Task directions
Extract the full set of records, then give each one again exactly.

Data for the task
################

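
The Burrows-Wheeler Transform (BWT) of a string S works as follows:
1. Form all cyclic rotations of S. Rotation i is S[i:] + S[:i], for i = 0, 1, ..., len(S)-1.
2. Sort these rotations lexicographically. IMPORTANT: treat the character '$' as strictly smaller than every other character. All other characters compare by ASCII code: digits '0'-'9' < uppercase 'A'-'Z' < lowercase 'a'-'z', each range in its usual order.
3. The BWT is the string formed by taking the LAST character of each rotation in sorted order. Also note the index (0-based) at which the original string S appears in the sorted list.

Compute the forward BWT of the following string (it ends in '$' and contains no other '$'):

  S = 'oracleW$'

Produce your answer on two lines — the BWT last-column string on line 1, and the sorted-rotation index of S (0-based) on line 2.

All 8 rotations (rotation i = S[i:]+S[:i]):
  rot[0] = oracleW$
  rot[1] = racleW$o
  rot[2] = acleW$or
  rot[3] = cleW$ora
  rot[4] = leW$orac
  rot[5] = eW$oracl
  rot[6] = W$oracle
  rot[7] = $oracleW
Sorted (with $ < everything):
  sorted[0] = $oracleW  (last char: 'W')
  sorted[1] = W$oracle  (last char: 'e')
  sorted[2] = acleW$or  (last char: 'r')
  sorted[3] = cleW$ora  (last char: 'a')
  sorted[4] = eW$oracl  (last char: 'l')
  sorted[5] = leW$orac  (last char: 'c')
  sorted[6] = oracleW$  (last char: '$')
  sorted[7] = racleW$o  (last char: 'o')
Last column: Weralc$o
Original string S is at sorted index 6

Answer: Weralc$o
6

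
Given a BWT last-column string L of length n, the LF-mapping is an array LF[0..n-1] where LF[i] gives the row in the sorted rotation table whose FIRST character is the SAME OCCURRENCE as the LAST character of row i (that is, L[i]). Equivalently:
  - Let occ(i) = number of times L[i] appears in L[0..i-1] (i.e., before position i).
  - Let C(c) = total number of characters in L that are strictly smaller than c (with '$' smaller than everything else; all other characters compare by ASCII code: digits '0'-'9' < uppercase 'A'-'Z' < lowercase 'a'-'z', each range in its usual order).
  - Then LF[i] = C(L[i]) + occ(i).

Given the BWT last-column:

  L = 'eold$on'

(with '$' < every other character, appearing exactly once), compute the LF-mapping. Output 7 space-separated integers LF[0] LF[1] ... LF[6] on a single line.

Answer: 2 5 3 1 0 6 4

Derivation:
Char counts: '$':1, 'd':1, 'e':1, 'l':1, 'n':1, 'o':2
C (first-col start): C('$')=0, C('d')=1, C('e')=2, C('l')=3, C('n')=4, C('o')=5
L[0]='e': occ=0, LF[0]=C('e')+0=2+0=2
L[1]='o': occ=0, LF[1]=C('o')+0=5+0=5
L[2]='l': occ=0, LF[2]=C('l')+0=3+0=3
L[3]='d': occ=0, LF[3]=C('d')+0=1+0=1
L[4]='$': occ=0, LF[4]=C('$')+0=0+0=0
L[5]='o': occ=1, LF[5]=C('o')+1=5+1=6
L[6]='n': occ=0, LF[6]=C('n')+0=4+0=4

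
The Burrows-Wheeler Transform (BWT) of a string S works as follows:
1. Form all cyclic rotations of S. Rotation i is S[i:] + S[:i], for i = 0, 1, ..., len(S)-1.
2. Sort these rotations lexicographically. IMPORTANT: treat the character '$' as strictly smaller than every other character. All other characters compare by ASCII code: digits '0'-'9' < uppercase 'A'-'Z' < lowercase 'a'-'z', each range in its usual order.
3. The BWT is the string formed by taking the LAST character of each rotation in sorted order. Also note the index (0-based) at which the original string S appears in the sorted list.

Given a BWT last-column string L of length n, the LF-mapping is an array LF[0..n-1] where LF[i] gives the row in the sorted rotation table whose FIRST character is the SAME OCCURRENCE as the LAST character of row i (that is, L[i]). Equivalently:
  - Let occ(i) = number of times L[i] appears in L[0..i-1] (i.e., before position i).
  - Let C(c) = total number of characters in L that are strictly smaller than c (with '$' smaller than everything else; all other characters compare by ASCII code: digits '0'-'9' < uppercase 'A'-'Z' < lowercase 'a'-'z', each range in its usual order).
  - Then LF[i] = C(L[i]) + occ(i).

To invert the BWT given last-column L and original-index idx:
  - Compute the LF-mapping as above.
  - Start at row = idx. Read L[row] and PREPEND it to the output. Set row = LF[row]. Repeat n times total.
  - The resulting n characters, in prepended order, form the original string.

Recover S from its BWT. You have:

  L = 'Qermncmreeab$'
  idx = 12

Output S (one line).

LF mapping: 1 5 11 8 10 4 9 12 6 7 2 3 0
Walk LF starting at row 12, prepending L[row]:
  step 1: row=12, L[12]='$', prepend. Next row=LF[12]=0
  step 2: row=0, L[0]='Q', prepend. Next row=LF[0]=1
  step 3: row=1, L[1]='e', prepend. Next row=LF[1]=5
  step 4: row=5, L[5]='c', prepend. Next row=LF[5]=4
  step 5: row=4, L[4]='n', prepend. Next row=LF[4]=10
  step 6: row=10, L[10]='a', prepend. Next row=LF[10]=2
  step 7: row=2, L[2]='r', prepend. Next row=LF[2]=11
  step 8: row=11, L[11]='b', prepend. Next row=LF[11]=3
  step 9: row=3, L[3]='m', prepend. Next row=LF[3]=8
  step 10: row=8, L[8]='e', prepend. Next row=LF[8]=6
  step 11: row=6, L[6]='m', prepend. Next row=LF[6]=9
  step 12: row=9, L[9]='e', prepend. Next row=LF[9]=7
  step 13: row=7, L[7]='r', prepend. Next row=LF[7]=12
Reversed output: remembranceQ$

Answer: remembranceQ$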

################

Answer space
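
The Burrows-Wheeler Transform (BWT) of a string S works as follows:
1. Form all cyclic rotations of S. Rotation i is S[i:] + S[:i], for i = 0, 1, ..., len(S)-1.
2. Sort these rotations lexicographically. IMPORTANT: treat the character '$' as strictly smaller than every other character. All other characters compare by ASCII code: digits '0'-'9' < uppercase 'A'-'Z' < lowercase 'a'-'z', each range in its usual order.
3. The BWT is the string formed by taking the LAST character of each rotation in sorted order. Also note the index (0-based) at which the original string S appears in the sorted list.

Compute the forward BWT of the following string (it ends in '$' and contains no other '$'):

  S = 'oracleW$'

Produce your answer on two lines — the BWT last-column string on line 1, and the sorted-rotation index of S (0-based) on line 2.

All 8 rotations (rotation i = S[i:]+S[:i]):
  rot[0] = oracleW$
  rot[1] = racleW$o
  rot[2] = acleW$or
  rot[3] = cleW$ora
  rot[4] = leW$orac
  rot[5] = eW$oracl
  rot[6] = W$oracle
  rot[7] = $oracleW
Sorted (with $ < everything):
  sorted[0] = $oracleW  (last char: 'W')
  sorted[1] = W$oracle  (last char: 'e')
  sorted[2] = acleW$or  (last char: 'r')
  sorted[3] = cleW$ora  (last char: 'a')
  sorted[4] = eW$oracl  (last char: 'l')
  sorted[5] = leW$orac  (last char: 'c')
  sorted[6] = oracleW$  (last char: '$')
  sorted[7] = racleW$o  (last char: 'o')
Last column: Weralc$o
Original string S is at sorted index 6

Answer: Weralc$o
6

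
Given a BWT last-column string L of length n, the LF-mapping is an array LF[0..n-1] where LF[i] gives the row in the sorted rotation table whose FIRST character is the SAME OCCURRENCE as the LAST character of row i (that is, L[i]). Equivalently:
  - Let occ(i) = number of times L[i] appears in L[0..i-1] (i.e., before position i).
  - Let C(c) = total number of characters in L that are strictly smaller than c (with '$' smaller than everything else; all other characters compare by ASCII code: digits '0'-'9' < uppercase 'A'-'Z' < lowercase 'a'-'z', each range in its usual order).
  - Then LF[i] = C(L[i]) + occ(i).

Given the BWT last-column:

  L = 'eold$on'

(with '$' < every other character, appearing exactly once), compute the LF-mapping. Output 7 space-separated integers LF[0] LF[1] ... LF[6] on a single line.

Answer: 2 5 3 1 0 6 4

Derivation:
Char counts: '$':1, 'd':1, 'e':1, 'l':1, 'n':1, 'o':2
C (first-col start): C('$')=0, C('d')=1, C('e')=2, C('l')=3, C('n')=4, C('o')=5
L[0]='e': occ=0, LF[0]=C('e')+0=2+0=2
L[1]='o': occ=0, LF[1]=C('o')+0=5+0=5
L[2]='l': occ=0, LF[2]=C('l')+0=3+0=3
L[3]='d': occ=0, LF[3]=C('d')+0=1+0=1
L[4]='$': occ=0, LF[4]=C('$')+0=0+0=0
L[5]='o': occ=1, LF[5]=C('o')+1=5+1=6
L[6]='n': occ=0, LF[6]=C('n')+0=4+0=4

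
The Burrows-Wheeler Transform (BWT) of a string S works as follows:
1. Form all cyclic rotations of S. Rotation i is S[i:] + S[:i], for i = 0, 1, ..., len(S)-1.
2. Sort these rotations lexicographically. IMPORTANT: treat the character '$' as strictly smaller than every other character. All other characters compare by ASCII code: digits '0'-'9' < uppercase 'A'-'Z' < lowercase 'a'-'z', each range in its usual order.
3. The BWT is the string formed by taking the LAST character of each rotation in sorted order. Also note the index (0-based) at which the original string S appears in the sorted list.

Given a BWT last-column string L of length n, the LF-mapping is an array LF[0..n-1] where LF[i] gives the row in the sorted rotation table whose FIRST character is the SAME OCCURRENCE as the LAST character of row i (that is, L[i]). Equivalently:
  - Let occ(i) = number of times L[i] appears in L[0..i-1] (i.e., before position i).
  - Let C(c) = total number of characters in L that are strictly smaller than c (with '$' smaller than everything else; all other characters compare by ASCII code: digits '0'-'9' < uppercase 'A'-'Z' < lowercase 'a'-'z', each range in its usual order).
  - Then LF[i] = C(L[i]) + occ(i).

To invert the BWT given last-column L and original-index idx:
  - Compute the LF-mapping as above.
  - Start at row = idx. Read L[row] and PREPEND it to the output. Set row = LF[row]. Repeat n times total.
  - The resulting n characters, in prepended order, form the original string.

Recover S from its BWT. You have:

  L = 'Qermncmreeab$'
  idx = 12

Output S (one line).

LF mapping: 1 5 11 8 10 4 9 12 6 7 2 3 0
Walk LF starting at row 12, prepending L[row]:
  step 1: row=12, L[12]='$', prepend. Next row=LF[12]=0
  step 2: row=0, L[0]='Q', prepend. Next row=LF[0]=1
  step 3: row=1, L[1]='e', prepend. Next row=LF[1]=5
  step 4: row=5, L[5]='c', prepend. Next row=LF[5]=4
  step 5: row=4, L[4]='n', prepend. Next row=LF[4]=10
  step 6: row=10, L[10]='a', prepend. Next row=LF[10]=2
  step 7: row=2, L[2]='r', prepend. Next row=LF[2]=11
  step 8: row=11, L[11]='b', prepend. Next row=LF[11]=3
  step 9: row=3, L[3]='m', prepend. Next row=LF[3]=8
  step 10: row=8, L[8]='e', prepend. Next row=LF[8]=6
  step 11: row=6, L[6]='m', prepend. Next row=LF[6]=9
  step 12: row=9, L[9]='e', prepend. Next row=LF[9]=7
  step 13: row=7, L[7]='r', prepend. Next row=LF[7]=12
Reversed output: remembranceQ$

Answer: remembranceQ$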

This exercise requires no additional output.